■ Exercise directions
Count the lines below that hold the string "expiry". Give only that number.

■ Task input
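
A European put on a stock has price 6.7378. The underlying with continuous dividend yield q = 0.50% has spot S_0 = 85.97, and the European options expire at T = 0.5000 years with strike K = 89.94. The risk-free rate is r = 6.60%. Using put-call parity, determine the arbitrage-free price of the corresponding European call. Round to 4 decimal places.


Answer: Call price = 5.4727

Derivation:
Put-call parity: C - P = S_0 * exp(-qT) - K * exp(-rT).
S_0 * exp(-qT) = 85.9700 * 0.99750312 = 85.75534343
K * exp(-rT) = 89.9400 * 0.96753856 = 87.02041805
C = P + S*exp(-qT) - K*exp(-rT)
C = 6.7378 + 85.75534343 - 87.02041805 = 5.4727


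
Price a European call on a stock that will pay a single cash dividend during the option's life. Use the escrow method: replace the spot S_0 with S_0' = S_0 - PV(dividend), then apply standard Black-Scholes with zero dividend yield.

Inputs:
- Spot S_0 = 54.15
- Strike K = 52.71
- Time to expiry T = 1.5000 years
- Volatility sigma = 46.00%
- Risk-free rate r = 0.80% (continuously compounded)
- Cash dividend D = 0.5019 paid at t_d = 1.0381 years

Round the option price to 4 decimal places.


Answer: Price = 12.5283

Derivation:
PV(D) = D * exp(-r * t_d) = 0.5019 * 0.99172959 = 0.49774908
S_0' = S_0 - PV(D) = 54.1500 - 0.49774908 = 53.65225092
d1 = (ln(S_0'/K) + (r + sigma^2/2)*T) / (sigma*sqrt(T)) = 0.33444096
d2 = d1 - sigma*sqrt(T) = -0.22894168
exp(-rT) = 0.98807171
N(d1) = 0.63097658; N(d2) = 0.40945712
C = S_0' * N(d1) - K * exp(-rT) * N(d2) = 53.65225092 * 0.63097658 - 52.7100 * 0.98807171 * 0.40945712 = 12.5283


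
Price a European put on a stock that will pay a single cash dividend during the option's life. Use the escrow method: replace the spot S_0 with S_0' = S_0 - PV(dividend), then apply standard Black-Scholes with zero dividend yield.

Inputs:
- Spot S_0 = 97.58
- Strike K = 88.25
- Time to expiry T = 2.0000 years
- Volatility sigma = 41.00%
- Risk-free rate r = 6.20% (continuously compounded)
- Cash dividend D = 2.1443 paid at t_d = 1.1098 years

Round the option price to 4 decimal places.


PV(D) = D * exp(-r * t_d) = 2.1443 * 0.93350627 = 2.00171749
S_0' = S_0 - PV(D) = 97.5800 - 2.00171749 = 95.57828251
d1 = (ln(S_0'/K) + (r + sigma^2/2)*T) / (sigma*sqrt(T)) = 0.64134918
d2 = d1 - sigma*sqrt(T) = 0.06152162
exp(-rT) = 0.88337984
N(-d1) = 0.26064792; N(-d2) = 0.47547190
P = K * exp(-rT) * N(-d2) - S_0' * N(-d1) = 88.2500 * 0.88337984 * 0.47547190 - 95.57828251 * 0.26064792 = 12.1547

Answer: Price = 12.1547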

■ Response area
2